• [Data for the task]:

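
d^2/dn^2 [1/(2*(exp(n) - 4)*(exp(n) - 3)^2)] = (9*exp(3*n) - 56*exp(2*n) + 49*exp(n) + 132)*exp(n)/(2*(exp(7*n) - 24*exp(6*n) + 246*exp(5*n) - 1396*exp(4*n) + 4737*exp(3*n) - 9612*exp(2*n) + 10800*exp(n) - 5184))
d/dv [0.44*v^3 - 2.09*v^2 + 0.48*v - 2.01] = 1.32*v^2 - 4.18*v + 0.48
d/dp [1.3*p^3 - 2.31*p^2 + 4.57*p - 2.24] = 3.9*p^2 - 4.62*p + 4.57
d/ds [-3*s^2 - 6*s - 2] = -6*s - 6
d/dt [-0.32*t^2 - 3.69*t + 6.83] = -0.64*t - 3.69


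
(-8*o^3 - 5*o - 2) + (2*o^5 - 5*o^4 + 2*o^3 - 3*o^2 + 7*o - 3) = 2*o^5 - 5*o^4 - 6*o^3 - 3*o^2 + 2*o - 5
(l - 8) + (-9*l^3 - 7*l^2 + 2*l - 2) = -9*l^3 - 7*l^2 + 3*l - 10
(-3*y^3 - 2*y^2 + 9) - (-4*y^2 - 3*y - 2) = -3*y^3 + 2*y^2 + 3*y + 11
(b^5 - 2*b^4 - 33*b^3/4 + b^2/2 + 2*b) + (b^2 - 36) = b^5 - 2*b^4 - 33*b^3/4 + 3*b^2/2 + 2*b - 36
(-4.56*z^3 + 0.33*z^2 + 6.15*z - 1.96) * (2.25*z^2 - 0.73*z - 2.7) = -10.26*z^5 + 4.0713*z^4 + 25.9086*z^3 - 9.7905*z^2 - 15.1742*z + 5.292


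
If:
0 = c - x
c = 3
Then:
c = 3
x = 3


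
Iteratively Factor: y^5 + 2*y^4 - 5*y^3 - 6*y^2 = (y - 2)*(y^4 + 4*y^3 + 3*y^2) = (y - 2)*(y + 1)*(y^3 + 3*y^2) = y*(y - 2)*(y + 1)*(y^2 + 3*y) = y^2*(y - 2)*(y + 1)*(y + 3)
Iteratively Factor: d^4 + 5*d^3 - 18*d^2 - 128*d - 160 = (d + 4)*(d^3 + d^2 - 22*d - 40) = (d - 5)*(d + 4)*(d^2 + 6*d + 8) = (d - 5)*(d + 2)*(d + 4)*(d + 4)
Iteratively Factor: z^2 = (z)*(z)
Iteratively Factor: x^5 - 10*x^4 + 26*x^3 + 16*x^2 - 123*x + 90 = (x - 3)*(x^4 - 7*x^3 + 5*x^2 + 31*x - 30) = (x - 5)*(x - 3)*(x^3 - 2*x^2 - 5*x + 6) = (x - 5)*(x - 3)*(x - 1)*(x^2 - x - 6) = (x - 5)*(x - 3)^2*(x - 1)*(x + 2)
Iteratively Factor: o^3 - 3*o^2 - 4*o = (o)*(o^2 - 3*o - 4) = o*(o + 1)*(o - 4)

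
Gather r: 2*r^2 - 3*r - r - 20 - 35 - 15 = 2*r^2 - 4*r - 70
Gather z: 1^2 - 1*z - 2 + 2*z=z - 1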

==

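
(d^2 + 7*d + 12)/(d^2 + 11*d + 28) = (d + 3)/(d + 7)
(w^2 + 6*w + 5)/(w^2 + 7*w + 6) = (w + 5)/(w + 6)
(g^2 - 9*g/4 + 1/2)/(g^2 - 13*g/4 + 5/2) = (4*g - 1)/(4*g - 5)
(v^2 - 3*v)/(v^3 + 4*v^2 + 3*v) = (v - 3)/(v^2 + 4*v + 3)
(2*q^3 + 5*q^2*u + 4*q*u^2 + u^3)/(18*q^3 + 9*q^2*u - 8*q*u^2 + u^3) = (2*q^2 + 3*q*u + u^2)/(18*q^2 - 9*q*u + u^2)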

...

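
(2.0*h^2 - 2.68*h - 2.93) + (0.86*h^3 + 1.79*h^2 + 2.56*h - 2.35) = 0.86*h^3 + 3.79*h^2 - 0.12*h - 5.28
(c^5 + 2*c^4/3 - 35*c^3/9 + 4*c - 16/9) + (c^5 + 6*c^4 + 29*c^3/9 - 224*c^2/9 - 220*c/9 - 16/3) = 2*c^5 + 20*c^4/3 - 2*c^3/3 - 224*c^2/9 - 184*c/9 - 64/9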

• [Brief]: Go through the records above, find every line with the word "Gather", and list those lines.

• [Task answer]:
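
Gather r: 2*r^2 - 3*r - r - 20 - 35 - 15 = 2*r^2 - 4*r - 70
Gather z: 1^2 - 1*z - 2 + 2*z=z - 1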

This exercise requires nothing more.